## [EXERCISE GOAL]
The data must be returned in full, with no character altered.

-- STORED DATA follows --

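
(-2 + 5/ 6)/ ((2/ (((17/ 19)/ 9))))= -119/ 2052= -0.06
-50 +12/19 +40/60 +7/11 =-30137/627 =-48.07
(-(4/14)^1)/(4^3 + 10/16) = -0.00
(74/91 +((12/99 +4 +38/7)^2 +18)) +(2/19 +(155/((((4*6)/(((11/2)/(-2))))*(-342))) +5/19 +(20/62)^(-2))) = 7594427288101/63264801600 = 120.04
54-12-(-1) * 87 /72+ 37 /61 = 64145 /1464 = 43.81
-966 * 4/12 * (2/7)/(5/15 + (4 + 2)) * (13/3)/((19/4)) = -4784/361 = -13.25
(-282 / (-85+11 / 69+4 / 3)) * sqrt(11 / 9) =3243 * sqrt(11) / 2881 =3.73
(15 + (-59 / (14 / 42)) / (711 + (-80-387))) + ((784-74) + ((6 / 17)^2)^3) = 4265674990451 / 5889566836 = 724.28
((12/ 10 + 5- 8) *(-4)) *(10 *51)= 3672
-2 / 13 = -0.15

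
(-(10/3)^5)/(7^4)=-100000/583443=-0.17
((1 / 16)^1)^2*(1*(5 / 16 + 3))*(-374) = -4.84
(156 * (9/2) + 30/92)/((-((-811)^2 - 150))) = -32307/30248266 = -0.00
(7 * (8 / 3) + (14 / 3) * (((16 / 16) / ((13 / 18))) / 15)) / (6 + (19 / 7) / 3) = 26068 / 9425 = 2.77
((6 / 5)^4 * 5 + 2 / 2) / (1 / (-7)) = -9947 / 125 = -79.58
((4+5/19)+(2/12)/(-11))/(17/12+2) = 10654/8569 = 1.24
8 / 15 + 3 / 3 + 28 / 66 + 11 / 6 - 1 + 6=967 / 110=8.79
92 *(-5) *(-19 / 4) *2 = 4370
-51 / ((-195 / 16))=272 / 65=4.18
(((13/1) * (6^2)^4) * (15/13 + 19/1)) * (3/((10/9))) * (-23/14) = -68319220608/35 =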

-- STORED DATA concluded --

## [YOUR SOLUTION]
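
(-2 + 5/ 6)/ ((2/ (((17/ 19)/ 9))))= -119/ 2052= -0.06
-50 +12/19 +40/60 +7/11 =-30137/627 =-48.07
(-(4/14)^1)/(4^3 + 10/16) = -0.00
(74/91 +((12/99 +4 +38/7)^2 +18)) +(2/19 +(155/((((4*6)/(((11/2)/(-2))))*(-342))) +5/19 +(20/62)^(-2))) = 7594427288101/63264801600 = 120.04
54-12-(-1) * 87 /72+ 37 /61 = 64145 /1464 = 43.81
-966 * 4/12 * (2/7)/(5/15 + (4 + 2)) * (13/3)/((19/4)) = -4784/361 = -13.25
(-282 / (-85+11 / 69+4 / 3)) * sqrt(11 / 9) =3243 * sqrt(11) / 2881 =3.73
(15 + (-59 / (14 / 42)) / (711 + (-80-387))) + ((784-74) + ((6 / 17)^2)^3) = 4265674990451 / 5889566836 = 724.28
((12/ 10 + 5- 8) *(-4)) *(10 *51)= 3672
-2 / 13 = -0.15

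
(-(10/3)^5)/(7^4)=-100000/583443=-0.17
((1 / 16)^1)^2*(1*(5 / 16 + 3))*(-374) = -4.84
(156 * (9/2) + 30/92)/((-((-811)^2 - 150))) = -32307/30248266 = -0.00
(7 * (8 / 3) + (14 / 3) * (((16 / 16) / ((13 / 18))) / 15)) / (6 + (19 / 7) / 3) = 26068 / 9425 = 2.77
((6 / 5)^4 * 5 + 2 / 2) / (1 / (-7)) = -9947 / 125 = -79.58
((4+5/19)+(2/12)/(-11))/(17/12+2) = 10654/8569 = 1.24
8 / 15 + 3 / 3 + 28 / 66 + 11 / 6 - 1 + 6=967 / 110=8.79
92 *(-5) *(-19 / 4) *2 = 4370
-51 / ((-195 / 16))=272 / 65=4.18
(((13/1) * (6^2)^4) * (15/13 + 19/1)) * (3/((10/9))) * (-23/14) = -68319220608/35 =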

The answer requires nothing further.